Search the listing below, and show each line that includes the word "length".

::: Material provided

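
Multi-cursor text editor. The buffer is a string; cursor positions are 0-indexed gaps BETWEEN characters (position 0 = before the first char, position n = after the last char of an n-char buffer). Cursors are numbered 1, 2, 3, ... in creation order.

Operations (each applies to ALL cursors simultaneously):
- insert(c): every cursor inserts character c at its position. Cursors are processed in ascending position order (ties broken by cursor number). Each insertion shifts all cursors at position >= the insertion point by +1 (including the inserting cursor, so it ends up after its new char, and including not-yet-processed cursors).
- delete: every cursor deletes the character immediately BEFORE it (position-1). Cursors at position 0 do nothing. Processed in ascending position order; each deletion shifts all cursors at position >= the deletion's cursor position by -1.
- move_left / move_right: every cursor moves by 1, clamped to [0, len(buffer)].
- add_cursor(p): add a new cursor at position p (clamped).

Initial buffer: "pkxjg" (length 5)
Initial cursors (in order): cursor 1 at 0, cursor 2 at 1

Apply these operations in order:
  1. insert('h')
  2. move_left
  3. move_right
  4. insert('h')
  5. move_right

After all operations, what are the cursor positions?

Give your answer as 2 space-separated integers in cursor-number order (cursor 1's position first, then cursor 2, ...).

After op 1 (insert('h')): buffer="hphkxjg" (len 7), cursors c1@1 c2@3, authorship 1.2....
After op 2 (move_left): buffer="hphkxjg" (len 7), cursors c1@0 c2@2, authorship 1.2....
After op 3 (move_right): buffer="hphkxjg" (len 7), cursors c1@1 c2@3, authorship 1.2....
After op 4 (insert('h')): buffer="hhphhkxjg" (len 9), cursors c1@2 c2@5, authorship 11.22....
After op 5 (move_right): buffer="hhphhkxjg" (len 9), cursors c1@3 c2@6, authorship 11.22....

Answer: 3 6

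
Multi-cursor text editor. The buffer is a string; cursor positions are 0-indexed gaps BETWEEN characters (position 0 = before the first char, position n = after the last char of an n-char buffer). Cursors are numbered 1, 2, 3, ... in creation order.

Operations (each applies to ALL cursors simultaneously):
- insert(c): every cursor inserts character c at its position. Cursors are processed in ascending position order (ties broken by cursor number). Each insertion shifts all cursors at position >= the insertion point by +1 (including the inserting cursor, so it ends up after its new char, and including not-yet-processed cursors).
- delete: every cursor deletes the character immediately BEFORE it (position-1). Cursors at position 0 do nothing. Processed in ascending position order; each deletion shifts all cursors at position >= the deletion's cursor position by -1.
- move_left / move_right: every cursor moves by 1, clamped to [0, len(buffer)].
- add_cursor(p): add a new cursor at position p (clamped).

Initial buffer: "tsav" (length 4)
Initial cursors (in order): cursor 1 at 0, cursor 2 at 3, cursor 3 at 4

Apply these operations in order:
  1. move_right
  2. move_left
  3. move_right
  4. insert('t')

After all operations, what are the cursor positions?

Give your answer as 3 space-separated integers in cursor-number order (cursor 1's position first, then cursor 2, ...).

After op 1 (move_right): buffer="tsav" (len 4), cursors c1@1 c2@4 c3@4, authorship ....
After op 2 (move_left): buffer="tsav" (len 4), cursors c1@0 c2@3 c3@3, authorship ....
After op 3 (move_right): buffer="tsav" (len 4), cursors c1@1 c2@4 c3@4, authorship ....
After op 4 (insert('t')): buffer="ttsavtt" (len 7), cursors c1@2 c2@7 c3@7, authorship .1...23

Answer: 2 7 7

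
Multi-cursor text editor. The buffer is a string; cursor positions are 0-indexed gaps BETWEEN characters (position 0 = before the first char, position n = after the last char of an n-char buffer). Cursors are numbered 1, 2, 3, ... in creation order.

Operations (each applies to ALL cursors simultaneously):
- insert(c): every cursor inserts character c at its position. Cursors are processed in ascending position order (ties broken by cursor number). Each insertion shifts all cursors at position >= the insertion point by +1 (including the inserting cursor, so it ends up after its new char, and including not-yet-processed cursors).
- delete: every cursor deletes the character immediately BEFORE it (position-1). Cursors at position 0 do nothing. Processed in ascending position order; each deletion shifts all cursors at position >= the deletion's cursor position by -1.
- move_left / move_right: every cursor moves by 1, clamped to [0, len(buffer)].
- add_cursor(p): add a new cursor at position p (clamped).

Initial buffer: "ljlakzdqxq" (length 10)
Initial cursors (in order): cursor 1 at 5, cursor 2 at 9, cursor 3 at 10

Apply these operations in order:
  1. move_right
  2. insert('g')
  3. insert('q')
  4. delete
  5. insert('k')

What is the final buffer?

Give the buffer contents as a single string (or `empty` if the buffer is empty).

Answer: ljlakzgkdqxqggkk

Derivation:
After op 1 (move_right): buffer="ljlakzdqxq" (len 10), cursors c1@6 c2@10 c3@10, authorship ..........
After op 2 (insert('g')): buffer="ljlakzgdqxqgg" (len 13), cursors c1@7 c2@13 c3@13, authorship ......1....23
After op 3 (insert('q')): buffer="ljlakzgqdqxqggqq" (len 16), cursors c1@8 c2@16 c3@16, authorship ......11....2323
After op 4 (delete): buffer="ljlakzgdqxqgg" (len 13), cursors c1@7 c2@13 c3@13, authorship ......1....23
After op 5 (insert('k')): buffer="ljlakzgkdqxqggkk" (len 16), cursors c1@8 c2@16 c3@16, authorship ......11....2323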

::::::

▸ Response below:
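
Initial buffer: "pkxjg" (length 5)
Initial buffer: "tsav" (length 4)
Initial buffer: "ljlakzdqxq" (length 10)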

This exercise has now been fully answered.